◆ Problem statement
Return, exactly and in full, the lines of the records below starting at the one with "the leading 6-by-1 submatrix of M has rank ≤ 0" and ending at the one with "the leading 7-by-10", and no other lines.

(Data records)
+-------+
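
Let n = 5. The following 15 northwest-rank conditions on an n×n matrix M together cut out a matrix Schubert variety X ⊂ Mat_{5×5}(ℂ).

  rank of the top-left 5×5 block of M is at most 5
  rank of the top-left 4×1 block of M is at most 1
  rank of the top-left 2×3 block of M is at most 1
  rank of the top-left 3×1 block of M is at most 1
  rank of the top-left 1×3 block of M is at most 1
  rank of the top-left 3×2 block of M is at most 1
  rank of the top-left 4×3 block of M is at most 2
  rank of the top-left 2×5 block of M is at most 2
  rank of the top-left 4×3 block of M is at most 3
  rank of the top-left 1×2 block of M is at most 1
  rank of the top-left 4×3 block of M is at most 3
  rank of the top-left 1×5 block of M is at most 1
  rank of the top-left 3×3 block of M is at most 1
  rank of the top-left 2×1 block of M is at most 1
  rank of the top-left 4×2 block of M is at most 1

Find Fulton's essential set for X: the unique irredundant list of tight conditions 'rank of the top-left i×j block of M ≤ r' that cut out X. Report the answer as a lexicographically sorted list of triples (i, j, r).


The tightest implied rank at each (i,j), from the 15 conditions:

  row 1: 1 1 1 1 1
  row 2: 1 1 1 2 2
  row 3: 1 1 1 2 3
  row 4: 1 1 2 3 4
  row 5: 1 2 3 4 5

so w = (1, 4, 5, 3, 2).

D(w) has 5 cells with 2 SE-corners; essential set:

[(3, 3, 1), (4, 2, 1)]


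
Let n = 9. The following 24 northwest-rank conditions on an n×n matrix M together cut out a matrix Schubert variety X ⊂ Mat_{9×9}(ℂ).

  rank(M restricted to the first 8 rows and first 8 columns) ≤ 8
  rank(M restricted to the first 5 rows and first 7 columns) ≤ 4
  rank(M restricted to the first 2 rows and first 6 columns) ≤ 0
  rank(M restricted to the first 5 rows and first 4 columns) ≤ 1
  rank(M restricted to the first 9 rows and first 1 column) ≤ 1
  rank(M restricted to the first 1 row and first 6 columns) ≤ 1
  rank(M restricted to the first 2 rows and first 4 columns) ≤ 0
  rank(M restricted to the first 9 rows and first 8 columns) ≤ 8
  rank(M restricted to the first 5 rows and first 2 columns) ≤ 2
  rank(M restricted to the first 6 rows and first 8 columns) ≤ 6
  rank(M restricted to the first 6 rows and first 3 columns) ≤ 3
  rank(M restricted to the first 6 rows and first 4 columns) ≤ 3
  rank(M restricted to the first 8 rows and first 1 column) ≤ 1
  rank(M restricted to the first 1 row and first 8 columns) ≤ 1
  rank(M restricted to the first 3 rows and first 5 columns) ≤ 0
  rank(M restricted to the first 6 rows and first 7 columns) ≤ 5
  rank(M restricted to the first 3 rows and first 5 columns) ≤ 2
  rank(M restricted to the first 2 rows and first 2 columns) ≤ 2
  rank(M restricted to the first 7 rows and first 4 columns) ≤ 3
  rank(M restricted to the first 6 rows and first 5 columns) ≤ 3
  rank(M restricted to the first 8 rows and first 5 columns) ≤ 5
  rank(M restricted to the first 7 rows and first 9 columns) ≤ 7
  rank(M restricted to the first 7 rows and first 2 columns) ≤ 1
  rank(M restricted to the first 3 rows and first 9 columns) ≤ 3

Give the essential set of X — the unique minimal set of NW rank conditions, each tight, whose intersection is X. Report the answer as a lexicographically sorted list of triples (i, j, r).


Computing R[i][j] = min implied NW-rank bound (n=9, 24 conditions):

  row 1: 0, 0, 0, 0, 0, 0, 1, 1, 1
  row 2: 0, 0, 0, 0, 0, 0, 1, 2, 2
  row 3: 0, 0, 0, 0, 0, 1, 2, 3, 3
  row 4: 1, 1, 1, 1, 1, 2, 3, 4, 4
  row 5: 1, 1, 1, 1, 2, 3, 4, 5, 5
  row 6: 1, 1, 2, 2, 3, 4, 5, 6, 6
  row 7: 1, 1, 2, 3, 4, 5, 6, 7, 7
  row 8: 1, 2, 3, 4, 5, 6, 7, 8, 8
  row 9: 1, 2, 3, 4, 5, 6, 7, 8, 9

giving w = (7, 8, 6, 1, 5, 3, 4, 2, 9) via Δ²R.

|D(w)|=22, |Ess(w)|=4:

[(2, 6, 0), (3, 5, 0), (5, 4, 1), (7, 2, 1)]


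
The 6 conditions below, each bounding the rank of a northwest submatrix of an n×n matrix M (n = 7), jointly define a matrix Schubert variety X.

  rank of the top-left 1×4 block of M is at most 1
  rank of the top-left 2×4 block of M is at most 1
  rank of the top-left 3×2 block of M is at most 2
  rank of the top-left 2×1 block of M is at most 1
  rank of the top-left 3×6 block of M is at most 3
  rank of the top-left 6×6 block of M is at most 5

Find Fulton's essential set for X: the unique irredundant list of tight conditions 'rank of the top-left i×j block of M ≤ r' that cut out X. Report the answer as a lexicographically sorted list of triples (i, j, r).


The tightest implied rank at each (i,j), from the 6 conditions:

  i=1: 1 1 1 1 1 1 1
  i=2: 1 1 1 1 2 2 2
  i=3: 1 2 2 2 3 3 3
  i=4: 1 2 3 3 4 4 4
  i=5: 1 2 3 4 5 5 5
  i=6: 1 2 3 4 5 5 6
  i=7: 1 2 3 4 5 6 7

the unique w with this rank table is (1, 5, 2, 3, 4, 7, 6).

Fulton essential set (2 of the 4 Rothe cells):

[(2, 4, 1), (6, 6, 5)]


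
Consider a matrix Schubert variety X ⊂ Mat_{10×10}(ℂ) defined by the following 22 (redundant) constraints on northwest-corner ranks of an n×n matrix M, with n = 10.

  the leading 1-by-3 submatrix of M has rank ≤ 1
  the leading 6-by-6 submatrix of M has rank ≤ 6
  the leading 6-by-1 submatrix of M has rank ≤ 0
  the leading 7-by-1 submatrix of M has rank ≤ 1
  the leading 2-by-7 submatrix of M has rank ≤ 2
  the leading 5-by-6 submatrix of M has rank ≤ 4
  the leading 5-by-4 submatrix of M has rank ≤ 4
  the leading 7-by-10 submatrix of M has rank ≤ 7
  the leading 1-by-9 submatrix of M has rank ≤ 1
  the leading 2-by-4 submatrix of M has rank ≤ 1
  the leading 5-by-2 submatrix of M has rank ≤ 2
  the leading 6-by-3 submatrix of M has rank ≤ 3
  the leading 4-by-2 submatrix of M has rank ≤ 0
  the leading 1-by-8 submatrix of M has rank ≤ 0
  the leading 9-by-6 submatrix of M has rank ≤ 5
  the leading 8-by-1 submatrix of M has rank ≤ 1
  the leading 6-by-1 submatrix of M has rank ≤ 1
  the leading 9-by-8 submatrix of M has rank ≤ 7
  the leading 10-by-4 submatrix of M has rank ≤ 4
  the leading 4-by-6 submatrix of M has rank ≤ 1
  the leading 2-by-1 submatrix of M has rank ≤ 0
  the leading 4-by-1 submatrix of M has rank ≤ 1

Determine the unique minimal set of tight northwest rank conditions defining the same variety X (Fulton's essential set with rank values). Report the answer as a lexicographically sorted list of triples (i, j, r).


Reconstructing r_w from the 22 given conditions:

  i=1: 0, 0, 0, 0, 0, 0, 0, 0, 1, 1
  i=2: 0, 0, 1, 1, 1, 1, 1, 1, 2, 2
  i=3: 0, 0, 1, 1, 1, 1, 2, 2, 3, 3
  i=4: 0, 0, 1, 1, 1, 1, 2, 3, 4, 4
  i=5: 0, 1, 2, 2, 2, 2, 3, 4, 5, 5
  i=6: 0, 1, 2, 3, 3, 3, 4, 5, 6, 6
  i=7: 1, 2, 3, 4, 4, 4, 5, 6, 7, 7
  i=8: 1, 2, 3, 4, 5, 5, 6, 7, 8, 8
  i=9: 1, 2, 3, 4, 5, 5, 6, 7, 8, 9
  i=10: 1, 2, 3, 4, 5, 6, 7, 8, 9, 10

the unique w with this rank table is (9, 3, 7, 8, 2, 4, 1, 5, 10, 6).

D(w) has 23 cells with 5 SE-corners; essential set:

[(1, 8, 0), (4, 2, 0), (4, 6, 1), (6, 1, 0), (9, 6, 5)]


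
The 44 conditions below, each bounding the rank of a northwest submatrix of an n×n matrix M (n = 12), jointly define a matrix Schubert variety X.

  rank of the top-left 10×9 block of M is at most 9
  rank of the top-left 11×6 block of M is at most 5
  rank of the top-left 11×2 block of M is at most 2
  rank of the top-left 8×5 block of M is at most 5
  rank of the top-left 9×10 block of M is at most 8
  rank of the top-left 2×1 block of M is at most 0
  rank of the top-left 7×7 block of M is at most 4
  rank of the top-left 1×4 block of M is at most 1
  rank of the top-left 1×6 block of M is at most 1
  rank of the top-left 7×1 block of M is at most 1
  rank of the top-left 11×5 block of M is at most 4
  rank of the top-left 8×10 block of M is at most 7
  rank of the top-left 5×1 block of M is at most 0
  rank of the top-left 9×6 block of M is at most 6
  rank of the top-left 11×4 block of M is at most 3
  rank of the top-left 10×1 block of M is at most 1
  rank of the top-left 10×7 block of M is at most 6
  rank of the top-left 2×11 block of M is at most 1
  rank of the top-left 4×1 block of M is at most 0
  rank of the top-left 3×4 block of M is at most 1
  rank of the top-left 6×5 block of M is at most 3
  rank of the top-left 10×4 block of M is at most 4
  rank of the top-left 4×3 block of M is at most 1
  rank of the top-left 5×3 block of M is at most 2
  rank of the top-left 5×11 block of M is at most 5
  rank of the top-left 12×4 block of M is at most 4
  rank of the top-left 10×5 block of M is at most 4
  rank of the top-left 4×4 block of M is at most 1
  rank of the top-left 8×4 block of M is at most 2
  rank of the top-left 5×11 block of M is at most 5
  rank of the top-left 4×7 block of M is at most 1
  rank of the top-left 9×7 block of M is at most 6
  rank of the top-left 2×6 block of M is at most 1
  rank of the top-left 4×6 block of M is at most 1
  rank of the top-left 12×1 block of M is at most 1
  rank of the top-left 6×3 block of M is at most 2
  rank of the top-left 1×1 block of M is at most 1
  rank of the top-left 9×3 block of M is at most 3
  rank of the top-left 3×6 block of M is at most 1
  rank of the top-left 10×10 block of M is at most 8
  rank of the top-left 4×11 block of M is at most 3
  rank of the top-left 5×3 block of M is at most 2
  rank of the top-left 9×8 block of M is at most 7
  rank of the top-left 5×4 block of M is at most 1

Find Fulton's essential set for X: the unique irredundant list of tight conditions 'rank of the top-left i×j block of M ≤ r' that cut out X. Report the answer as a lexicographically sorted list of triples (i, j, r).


Computing R[i][j] = min implied NW-rank bound (n=12, 44 conditions):

  R[1]: 0 1 1 1 1 1 1 1 1 1 1 1
  R[2]: 0 1 1 1 1 1 1 1 1 1 1 2
  R[3]: 0 1 1 1 1 1 1 2 2 2 2 3
  R[4]: 0 1 1 1 1 1 1 2 3 3 3 4
  R[5]: 0 1 1 1 2 2 2 3 4 4 4 5
  R[6]: 1 2 2 2 3 3 3 4 5 5 5 6
  R[7]: 1 2 2 2 3 4 4 5 6 6 6 7
  R[8]: 1 2 2 2 3 4 5 6 7 7 7 8
  R[9]: 1 2 3 3 4 5 6 7 8 8 8 9
  R[10]: 1 2 3 3 4 5 6 7 8 8 9 10
  R[11]: 1 2 3 3 4 5 6 7 8 9 10 11
  R[12]: 1 2 3 4 5 6 7 8 9 10 11 12

giving w = (2, 12, 8, 9, 5, 1, 6, 7, 3, 11, 10, 4) via Δ²R.

D(w) has 33 cells with 7 SE-corners; essential set:

[(2, 11, 1), (4, 7, 1), (5, 1, 0), (5, 4, 1), (8, 4, 2), (10, 10, 8), (11, 4, 3)]


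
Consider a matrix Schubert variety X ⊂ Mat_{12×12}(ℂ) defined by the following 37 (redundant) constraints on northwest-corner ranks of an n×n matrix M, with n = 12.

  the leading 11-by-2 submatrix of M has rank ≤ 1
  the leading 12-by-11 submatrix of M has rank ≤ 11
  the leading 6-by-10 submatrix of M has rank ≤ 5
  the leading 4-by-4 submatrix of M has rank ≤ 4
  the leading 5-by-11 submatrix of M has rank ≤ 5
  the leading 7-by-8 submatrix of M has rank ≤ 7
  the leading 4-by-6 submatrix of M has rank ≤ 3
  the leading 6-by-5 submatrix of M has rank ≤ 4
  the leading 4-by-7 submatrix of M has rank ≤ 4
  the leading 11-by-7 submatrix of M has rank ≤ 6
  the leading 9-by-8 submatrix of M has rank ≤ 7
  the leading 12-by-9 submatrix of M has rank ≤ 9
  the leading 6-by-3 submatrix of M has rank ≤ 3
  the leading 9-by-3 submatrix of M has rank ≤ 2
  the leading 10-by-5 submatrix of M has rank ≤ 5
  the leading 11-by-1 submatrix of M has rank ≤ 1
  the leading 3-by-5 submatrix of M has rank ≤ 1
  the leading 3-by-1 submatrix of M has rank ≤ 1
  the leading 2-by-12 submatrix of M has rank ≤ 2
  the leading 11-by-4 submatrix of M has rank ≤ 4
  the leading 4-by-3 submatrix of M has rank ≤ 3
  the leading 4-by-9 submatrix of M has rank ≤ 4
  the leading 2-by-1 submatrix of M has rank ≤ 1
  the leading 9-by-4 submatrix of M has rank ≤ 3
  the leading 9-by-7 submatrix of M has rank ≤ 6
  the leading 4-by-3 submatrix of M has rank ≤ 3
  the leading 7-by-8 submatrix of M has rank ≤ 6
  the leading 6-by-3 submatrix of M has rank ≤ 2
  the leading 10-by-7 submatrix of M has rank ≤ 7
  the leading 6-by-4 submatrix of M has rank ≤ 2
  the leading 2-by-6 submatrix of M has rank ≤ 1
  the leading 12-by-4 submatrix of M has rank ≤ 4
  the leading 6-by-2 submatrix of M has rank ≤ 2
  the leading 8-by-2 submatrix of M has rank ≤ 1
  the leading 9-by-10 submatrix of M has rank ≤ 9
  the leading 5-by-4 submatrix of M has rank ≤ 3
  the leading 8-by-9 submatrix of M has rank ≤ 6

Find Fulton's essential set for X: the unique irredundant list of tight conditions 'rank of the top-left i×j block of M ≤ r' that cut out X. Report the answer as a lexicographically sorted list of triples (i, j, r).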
+-------+
◆ Your solution
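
  the leading 6-by-1 submatrix of M has rank ≤ 0
  the leading 7-by-1 submatrix of M has rank ≤ 1
  the leading 2-by-7 submatrix of M has rank ≤ 2
  the leading 5-by-6 submatrix of M has rank ≤ 4
  the leading 5-by-4 submatrix of M has rank ≤ 4
  the leading 7-by-10 submatrix of M has rank ≤ 7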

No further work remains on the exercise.